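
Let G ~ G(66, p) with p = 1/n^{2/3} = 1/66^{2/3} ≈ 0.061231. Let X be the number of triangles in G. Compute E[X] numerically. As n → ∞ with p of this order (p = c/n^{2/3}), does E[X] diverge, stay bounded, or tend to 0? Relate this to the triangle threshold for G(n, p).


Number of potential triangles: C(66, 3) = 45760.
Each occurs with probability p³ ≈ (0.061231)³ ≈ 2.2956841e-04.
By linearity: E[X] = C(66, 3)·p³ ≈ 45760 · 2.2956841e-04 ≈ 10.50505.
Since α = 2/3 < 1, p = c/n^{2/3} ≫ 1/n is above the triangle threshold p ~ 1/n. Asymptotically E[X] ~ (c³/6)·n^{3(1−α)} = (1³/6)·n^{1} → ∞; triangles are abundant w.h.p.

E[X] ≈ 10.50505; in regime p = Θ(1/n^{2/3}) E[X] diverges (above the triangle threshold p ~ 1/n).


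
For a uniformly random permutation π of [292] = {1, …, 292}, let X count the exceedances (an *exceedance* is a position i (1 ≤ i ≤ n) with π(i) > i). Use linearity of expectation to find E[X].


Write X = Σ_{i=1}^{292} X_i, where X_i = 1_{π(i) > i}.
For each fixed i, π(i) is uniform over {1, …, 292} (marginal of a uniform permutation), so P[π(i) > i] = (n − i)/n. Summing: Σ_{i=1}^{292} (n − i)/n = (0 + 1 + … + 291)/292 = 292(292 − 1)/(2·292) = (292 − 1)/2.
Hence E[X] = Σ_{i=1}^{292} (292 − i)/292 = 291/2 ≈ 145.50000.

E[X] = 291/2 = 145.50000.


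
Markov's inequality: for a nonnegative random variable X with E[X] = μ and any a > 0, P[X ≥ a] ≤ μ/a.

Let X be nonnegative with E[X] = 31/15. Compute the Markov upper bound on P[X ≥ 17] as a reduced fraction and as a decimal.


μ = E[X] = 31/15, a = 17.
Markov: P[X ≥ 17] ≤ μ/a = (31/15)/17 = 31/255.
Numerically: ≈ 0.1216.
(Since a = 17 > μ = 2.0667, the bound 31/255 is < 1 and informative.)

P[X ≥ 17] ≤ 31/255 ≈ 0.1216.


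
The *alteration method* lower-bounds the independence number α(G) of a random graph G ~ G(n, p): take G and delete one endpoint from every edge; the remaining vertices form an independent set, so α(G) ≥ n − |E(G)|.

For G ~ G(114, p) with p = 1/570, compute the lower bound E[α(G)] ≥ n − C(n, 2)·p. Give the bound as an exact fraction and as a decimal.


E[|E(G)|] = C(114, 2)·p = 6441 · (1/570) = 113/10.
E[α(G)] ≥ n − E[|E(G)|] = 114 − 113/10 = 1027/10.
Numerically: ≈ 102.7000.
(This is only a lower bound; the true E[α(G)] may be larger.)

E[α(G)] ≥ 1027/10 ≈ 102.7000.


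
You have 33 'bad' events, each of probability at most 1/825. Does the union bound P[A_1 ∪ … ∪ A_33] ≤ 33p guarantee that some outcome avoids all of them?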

━━━━━━━━━━

Could you set down, word for word, only the lines above from the line with "For a uniformly" to the line with "Markov's inequality: for", including both?

- [SOLUTION TO THIS EXERCISE]:
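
For a uniformly random permutation π of [292] = {1, …, 292}, let X count the exceedances (an *exceedance* is a position i (1 ≤ i ≤ n) with π(i) > i). Use linearity of expectation to find E[X].


Write X = Σ_{i=1}^{292} X_i, where X_i = 1_{π(i) > i}.
For each fixed i, π(i) is uniform over {1, …, 292} (marginal of a uniform permutation), so P[π(i) > i] = (n − i)/n. Summing: Σ_{i=1}^{292} (n − i)/n = (0 + 1 + … + 291)/292 = 292(292 − 1)/(2·292) = (292 − 1)/2.
Hence E[X] = Σ_{i=1}^{292} (292 − i)/292 = 291/2 ≈ 145.50000.

E[X] = 291/2 = 145.50000.


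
Markov's inequality: for a nonnegative random variable X with E[X] = μ and any a > 0, P[X ≥ a] ≤ μ/a.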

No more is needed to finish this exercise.